### YOUR ASSIGNMENT
Every record below needs to be printed again exactly.
--- RECORDS TO USE Enclosed Below ---
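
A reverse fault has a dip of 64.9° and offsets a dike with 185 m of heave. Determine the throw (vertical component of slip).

395 m

throw = heave × tan(dip) = 185 × tan(64.9°) = 395 m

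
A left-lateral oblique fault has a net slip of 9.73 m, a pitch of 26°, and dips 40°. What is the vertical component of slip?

dip-slip = net slip × sin(rake) = 9.73 m × sin(26°) = 4.265 m
throw = dip-slip × sin(dip) = 4.265 × sin(40°) = 2.74 m

2.74 m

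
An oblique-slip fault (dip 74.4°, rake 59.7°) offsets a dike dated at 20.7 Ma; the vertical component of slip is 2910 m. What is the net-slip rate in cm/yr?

0.0169 cm/yr

dip-slip = throw / sin(dip) = 2910 / sin(74.4°) = 3021 m
net slip = dip-slip / sin(rake) = 3021 / sin(59.7°) = 3499 m
rate = 3499 m / 20.7 Ma = 0.000169 m/yr = 0.0169 cm/yr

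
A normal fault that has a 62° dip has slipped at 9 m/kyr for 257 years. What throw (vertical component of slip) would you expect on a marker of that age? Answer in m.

dip-slip = rate × time = 9 m/kyr × 257 years = 2.313 m
throw = dip-slip × sin(dip) = 2.313 × sin(62°) = 2.04 m

2.04 m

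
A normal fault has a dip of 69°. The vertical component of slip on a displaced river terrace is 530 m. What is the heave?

203 m

heave = throw / tan(dip) = 530 / tan(69°) = 203 m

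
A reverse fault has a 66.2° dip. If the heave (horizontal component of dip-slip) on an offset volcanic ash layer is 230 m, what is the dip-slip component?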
--- End of Enclosed RECORDS TO USE ---
### EXERCISE ANSWER
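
A reverse fault has a dip of 64.9° and offsets a dike with 185 m of heave. Determine the throw (vertical component of slip).

395 m

throw = heave × tan(dip) = 185 × tan(64.9°) = 395 m

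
A left-lateral oblique fault has a net slip of 9.73 m, a pitch of 26°, and dips 40°. What is the vertical component of slip?

dip-slip = net slip × sin(rake) = 9.73 m × sin(26°) = 4.265 m
throw = dip-slip × sin(dip) = 4.265 × sin(40°) = 2.74 m

2.74 m

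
An oblique-slip fault (dip 74.4°, rake 59.7°) offsets a dike dated at 20.7 Ma; the vertical component of slip is 2910 m. What is the net-slip rate in cm/yr?

0.0169 cm/yr

dip-slip = throw / sin(dip) = 2910 / sin(74.4°) = 3021 m
net slip = dip-slip / sin(rake) = 3021 / sin(59.7°) = 3499 m
rate = 3499 m / 20.7 Ma = 0.000169 m/yr = 0.0169 cm/yr

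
A normal fault that has a 62° dip has slipped at 9 m/kyr for 257 years. What throw (vertical component of slip) would you expect on a marker of that age? Answer in m.

dip-slip = rate × time = 9 m/kyr × 257 years = 2.313 m
throw = dip-slip × sin(dip) = 2.313 × sin(62°) = 2.04 m

2.04 m

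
A normal fault has a dip of 69°. The vertical component of slip on a displaced river terrace is 530 m. What is the heave?

203 m

heave = throw / tan(dip) = 530 / tan(69°) = 203 m

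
A reverse fault has a 66.2° dip. If the heave (horizontal component of dip-slip) on an offset volcanic ash layer is 230 m, what is the dip-slip component?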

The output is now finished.